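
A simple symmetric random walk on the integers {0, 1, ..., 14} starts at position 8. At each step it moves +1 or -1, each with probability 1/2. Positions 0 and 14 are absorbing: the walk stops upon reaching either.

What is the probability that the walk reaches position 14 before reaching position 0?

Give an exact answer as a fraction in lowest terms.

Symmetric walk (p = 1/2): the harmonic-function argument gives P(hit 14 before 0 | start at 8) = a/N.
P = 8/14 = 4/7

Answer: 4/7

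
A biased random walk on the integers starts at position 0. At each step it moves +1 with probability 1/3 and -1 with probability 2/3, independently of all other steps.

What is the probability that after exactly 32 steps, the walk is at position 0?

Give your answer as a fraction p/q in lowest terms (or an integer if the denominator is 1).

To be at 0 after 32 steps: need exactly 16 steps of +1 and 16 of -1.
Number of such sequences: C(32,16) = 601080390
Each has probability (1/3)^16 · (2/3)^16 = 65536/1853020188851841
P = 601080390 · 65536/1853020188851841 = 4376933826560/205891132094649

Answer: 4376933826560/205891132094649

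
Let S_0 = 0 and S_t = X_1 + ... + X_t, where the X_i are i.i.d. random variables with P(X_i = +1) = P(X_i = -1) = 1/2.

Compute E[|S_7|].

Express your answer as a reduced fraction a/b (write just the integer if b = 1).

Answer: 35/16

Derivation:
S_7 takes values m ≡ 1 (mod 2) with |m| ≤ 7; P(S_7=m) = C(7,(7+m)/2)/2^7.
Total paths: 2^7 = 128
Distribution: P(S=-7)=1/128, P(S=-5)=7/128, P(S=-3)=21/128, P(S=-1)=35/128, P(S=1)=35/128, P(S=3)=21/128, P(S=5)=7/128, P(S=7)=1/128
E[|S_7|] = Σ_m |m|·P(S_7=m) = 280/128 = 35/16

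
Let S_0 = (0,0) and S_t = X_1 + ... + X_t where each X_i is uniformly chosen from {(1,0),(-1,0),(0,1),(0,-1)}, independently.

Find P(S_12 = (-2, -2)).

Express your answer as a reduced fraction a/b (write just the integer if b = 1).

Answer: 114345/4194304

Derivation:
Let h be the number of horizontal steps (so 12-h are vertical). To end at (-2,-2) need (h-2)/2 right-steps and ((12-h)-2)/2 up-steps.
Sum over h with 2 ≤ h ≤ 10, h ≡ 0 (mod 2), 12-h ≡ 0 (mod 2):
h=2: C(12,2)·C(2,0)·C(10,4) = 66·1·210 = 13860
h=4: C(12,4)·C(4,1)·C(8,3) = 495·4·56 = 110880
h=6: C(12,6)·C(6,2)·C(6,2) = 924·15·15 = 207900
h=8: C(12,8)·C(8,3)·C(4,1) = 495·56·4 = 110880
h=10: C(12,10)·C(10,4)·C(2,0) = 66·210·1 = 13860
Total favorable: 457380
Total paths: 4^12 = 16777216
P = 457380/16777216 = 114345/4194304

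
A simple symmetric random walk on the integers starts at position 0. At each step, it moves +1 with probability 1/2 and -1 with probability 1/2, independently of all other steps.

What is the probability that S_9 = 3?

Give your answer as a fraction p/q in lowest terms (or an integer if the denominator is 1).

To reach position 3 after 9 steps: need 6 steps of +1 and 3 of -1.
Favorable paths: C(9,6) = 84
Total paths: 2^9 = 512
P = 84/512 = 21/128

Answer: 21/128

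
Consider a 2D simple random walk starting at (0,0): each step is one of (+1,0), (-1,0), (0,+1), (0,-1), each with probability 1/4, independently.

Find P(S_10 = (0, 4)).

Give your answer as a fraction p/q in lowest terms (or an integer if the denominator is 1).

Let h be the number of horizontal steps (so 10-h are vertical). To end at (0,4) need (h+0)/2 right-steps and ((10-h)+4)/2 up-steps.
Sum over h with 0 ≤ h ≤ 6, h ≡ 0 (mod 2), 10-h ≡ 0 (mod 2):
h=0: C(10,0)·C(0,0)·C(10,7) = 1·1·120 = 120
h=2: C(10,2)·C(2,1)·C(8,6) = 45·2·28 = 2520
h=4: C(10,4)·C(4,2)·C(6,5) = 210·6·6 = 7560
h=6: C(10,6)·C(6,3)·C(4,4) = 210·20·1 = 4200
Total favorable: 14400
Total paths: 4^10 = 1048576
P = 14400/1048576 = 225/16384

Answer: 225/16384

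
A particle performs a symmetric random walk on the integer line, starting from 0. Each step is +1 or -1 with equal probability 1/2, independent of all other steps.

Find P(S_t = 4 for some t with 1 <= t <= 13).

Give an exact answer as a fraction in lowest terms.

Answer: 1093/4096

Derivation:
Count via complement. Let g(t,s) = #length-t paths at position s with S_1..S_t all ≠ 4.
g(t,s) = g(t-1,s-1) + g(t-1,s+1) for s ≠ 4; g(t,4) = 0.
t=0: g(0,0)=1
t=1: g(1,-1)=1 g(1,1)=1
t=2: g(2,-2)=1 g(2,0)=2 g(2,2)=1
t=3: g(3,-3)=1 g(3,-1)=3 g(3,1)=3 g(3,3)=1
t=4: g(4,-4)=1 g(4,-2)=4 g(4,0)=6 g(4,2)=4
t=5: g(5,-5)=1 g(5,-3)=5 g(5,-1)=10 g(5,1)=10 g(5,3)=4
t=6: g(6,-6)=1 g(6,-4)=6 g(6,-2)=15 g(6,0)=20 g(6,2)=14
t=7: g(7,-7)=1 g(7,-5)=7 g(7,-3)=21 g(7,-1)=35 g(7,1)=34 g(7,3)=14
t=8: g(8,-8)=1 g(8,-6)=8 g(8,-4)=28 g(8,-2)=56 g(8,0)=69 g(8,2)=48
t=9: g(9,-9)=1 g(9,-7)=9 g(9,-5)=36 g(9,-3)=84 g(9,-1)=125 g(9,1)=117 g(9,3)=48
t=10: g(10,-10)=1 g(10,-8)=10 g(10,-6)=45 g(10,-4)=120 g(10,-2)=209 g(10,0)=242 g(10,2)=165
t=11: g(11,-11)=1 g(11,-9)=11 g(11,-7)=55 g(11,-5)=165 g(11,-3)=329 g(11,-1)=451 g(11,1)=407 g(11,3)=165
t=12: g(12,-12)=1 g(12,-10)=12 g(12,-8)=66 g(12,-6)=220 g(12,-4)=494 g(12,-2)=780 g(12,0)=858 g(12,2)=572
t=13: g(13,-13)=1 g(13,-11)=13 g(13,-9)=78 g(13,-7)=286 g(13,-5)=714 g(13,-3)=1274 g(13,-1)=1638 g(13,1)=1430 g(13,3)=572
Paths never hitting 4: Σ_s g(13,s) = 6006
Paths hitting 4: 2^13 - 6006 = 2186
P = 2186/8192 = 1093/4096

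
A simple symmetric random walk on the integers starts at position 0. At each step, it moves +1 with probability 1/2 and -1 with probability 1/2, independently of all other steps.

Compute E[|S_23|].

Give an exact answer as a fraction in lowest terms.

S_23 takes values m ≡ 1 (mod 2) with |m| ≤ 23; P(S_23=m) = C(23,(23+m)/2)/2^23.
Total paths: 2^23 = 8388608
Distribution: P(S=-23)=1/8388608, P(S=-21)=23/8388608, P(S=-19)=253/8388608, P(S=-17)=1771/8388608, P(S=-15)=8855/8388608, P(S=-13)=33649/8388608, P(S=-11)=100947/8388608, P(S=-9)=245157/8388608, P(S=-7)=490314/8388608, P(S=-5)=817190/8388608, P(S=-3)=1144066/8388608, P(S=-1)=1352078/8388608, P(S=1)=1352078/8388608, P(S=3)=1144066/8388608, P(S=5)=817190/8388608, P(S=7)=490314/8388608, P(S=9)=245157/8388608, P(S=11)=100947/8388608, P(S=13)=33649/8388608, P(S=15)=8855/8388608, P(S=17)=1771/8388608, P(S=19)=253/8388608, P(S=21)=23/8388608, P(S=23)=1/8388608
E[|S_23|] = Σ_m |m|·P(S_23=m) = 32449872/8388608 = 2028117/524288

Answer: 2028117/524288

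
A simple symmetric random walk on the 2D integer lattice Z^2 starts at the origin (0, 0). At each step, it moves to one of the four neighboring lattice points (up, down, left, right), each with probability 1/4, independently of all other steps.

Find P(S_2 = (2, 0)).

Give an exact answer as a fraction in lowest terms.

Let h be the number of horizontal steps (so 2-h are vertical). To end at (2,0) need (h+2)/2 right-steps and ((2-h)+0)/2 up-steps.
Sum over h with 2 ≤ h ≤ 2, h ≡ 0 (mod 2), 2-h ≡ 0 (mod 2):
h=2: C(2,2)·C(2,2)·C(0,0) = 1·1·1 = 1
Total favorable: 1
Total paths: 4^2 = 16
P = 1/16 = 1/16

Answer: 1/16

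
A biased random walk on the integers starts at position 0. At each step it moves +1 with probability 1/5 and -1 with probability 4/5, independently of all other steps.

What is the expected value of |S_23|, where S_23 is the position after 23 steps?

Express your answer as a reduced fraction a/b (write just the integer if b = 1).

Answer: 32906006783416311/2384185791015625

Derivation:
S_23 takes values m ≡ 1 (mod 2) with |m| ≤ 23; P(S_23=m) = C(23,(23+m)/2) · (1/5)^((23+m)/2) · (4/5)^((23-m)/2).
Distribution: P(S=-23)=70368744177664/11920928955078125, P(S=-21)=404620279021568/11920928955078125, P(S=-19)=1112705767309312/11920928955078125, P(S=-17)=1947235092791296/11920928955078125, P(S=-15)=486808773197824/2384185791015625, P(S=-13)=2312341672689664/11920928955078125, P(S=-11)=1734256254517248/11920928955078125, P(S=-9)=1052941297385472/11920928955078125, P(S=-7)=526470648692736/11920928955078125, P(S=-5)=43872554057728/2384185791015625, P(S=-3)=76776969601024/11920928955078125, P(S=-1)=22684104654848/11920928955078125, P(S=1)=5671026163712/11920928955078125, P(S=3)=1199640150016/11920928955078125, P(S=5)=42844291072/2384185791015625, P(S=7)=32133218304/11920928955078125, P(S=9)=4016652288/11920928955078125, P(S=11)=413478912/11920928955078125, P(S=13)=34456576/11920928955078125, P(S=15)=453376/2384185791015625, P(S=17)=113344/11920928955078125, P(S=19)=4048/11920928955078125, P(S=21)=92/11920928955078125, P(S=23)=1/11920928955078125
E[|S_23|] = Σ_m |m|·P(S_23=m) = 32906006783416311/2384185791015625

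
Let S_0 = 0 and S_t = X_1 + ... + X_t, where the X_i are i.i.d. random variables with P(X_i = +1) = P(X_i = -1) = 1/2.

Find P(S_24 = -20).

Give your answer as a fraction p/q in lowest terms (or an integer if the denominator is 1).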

What is needed ->
Your output is to be the lines of the listing, exact and complete, starting at the first and ending with the line that contains "Find P(S_12 = (-2, -2)).".

Task result ->
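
A simple symmetric random walk on the integers {0, 1, ..., 14} starts at position 8. At each step it moves +1 or -1, each with probability 1/2. Positions 0 and 14 are absorbing: the walk stops upon reaching either.

What is the probability that the walk reaches position 14 before reaching position 0?

Give an exact answer as a fraction in lowest terms.

Symmetric walk (p = 1/2): the harmonic-function argument gives P(hit 14 before 0 | start at 8) = a/N.
P = 8/14 = 4/7

Answer: 4/7

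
A biased random walk on the integers starts at position 0. At each step it moves +1 with probability 1/3 and -1 with probability 2/3, independently of all other steps.

What is the probability that after exactly 32 steps, the walk is at position 0?

Give your answer as a fraction p/q in lowest terms (or an integer if the denominator is 1).

To be at 0 after 32 steps: need exactly 16 steps of +1 and 16 of -1.
Number of such sequences: C(32,16) = 601080390
Each has probability (1/3)^16 · (2/3)^16 = 65536/1853020188851841
P = 601080390 · 65536/1853020188851841 = 4376933826560/205891132094649

Answer: 4376933826560/205891132094649

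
Let S_0 = 0 and S_t = X_1 + ... + X_t, where the X_i are i.i.d. random variables with P(X_i = +1) = P(X_i = -1) = 1/2.

Compute E[|S_7|].

Express your answer as a reduced fraction a/b (write just the integer if b = 1).

Answer: 35/16

Derivation:
S_7 takes values m ≡ 1 (mod 2) with |m| ≤ 7; P(S_7=m) = C(7,(7+m)/2)/2^7.
Total paths: 2^7 = 128
Distribution: P(S=-7)=1/128, P(S=-5)=7/128, P(S=-3)=21/128, P(S=-1)=35/128, P(S=1)=35/128, P(S=3)=21/128, P(S=5)=7/128, P(S=7)=1/128
E[|S_7|] = Σ_m |m|·P(S_7=m) = 280/128 = 35/16

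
Let S_0 = (0,0) and S_t = X_1 + ... + X_t where each X_i is uniformly chosen from {(1,0),(-1,0),(0,1),(0,-1)}, independently.

Find P(S_12 = (-2, -2)).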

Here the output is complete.